WHAT TO DO - Where a line holds the word "greater", copy that line from the data below.

MATERIAL FOR THIS TASK -

▽

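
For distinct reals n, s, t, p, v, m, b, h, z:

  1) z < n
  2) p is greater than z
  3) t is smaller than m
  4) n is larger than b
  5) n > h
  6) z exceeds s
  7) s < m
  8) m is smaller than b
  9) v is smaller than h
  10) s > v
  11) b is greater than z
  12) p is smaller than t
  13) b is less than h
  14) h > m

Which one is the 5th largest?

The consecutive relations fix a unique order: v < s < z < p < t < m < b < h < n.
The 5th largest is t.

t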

△
▽

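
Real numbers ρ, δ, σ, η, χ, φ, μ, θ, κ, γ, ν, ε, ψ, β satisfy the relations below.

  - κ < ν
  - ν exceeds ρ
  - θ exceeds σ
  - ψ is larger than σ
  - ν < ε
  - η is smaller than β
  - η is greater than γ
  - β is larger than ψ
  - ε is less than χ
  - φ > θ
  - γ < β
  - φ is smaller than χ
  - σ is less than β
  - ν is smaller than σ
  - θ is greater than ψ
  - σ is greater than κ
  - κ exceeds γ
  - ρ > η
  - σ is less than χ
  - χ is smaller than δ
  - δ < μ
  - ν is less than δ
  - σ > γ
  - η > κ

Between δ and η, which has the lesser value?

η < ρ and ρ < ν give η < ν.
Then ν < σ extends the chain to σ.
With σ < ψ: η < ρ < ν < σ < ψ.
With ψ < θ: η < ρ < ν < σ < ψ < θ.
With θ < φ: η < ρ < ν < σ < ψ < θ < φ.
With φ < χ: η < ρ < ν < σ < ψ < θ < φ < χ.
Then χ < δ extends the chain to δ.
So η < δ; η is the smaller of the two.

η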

△
▽

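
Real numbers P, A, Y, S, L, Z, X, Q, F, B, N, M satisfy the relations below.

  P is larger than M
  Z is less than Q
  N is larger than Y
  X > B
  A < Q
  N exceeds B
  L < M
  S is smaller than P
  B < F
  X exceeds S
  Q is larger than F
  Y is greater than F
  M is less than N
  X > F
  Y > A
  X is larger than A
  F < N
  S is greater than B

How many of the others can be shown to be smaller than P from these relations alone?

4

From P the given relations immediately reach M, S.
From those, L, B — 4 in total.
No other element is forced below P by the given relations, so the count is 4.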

△

EXERCISE SOLUTION -
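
  2) p is greater than z
  11) b is greater than z
  - η is greater than γ
  - θ is greater than ψ
  - σ is greater than κ
  Y is greater than F
  S is greater than B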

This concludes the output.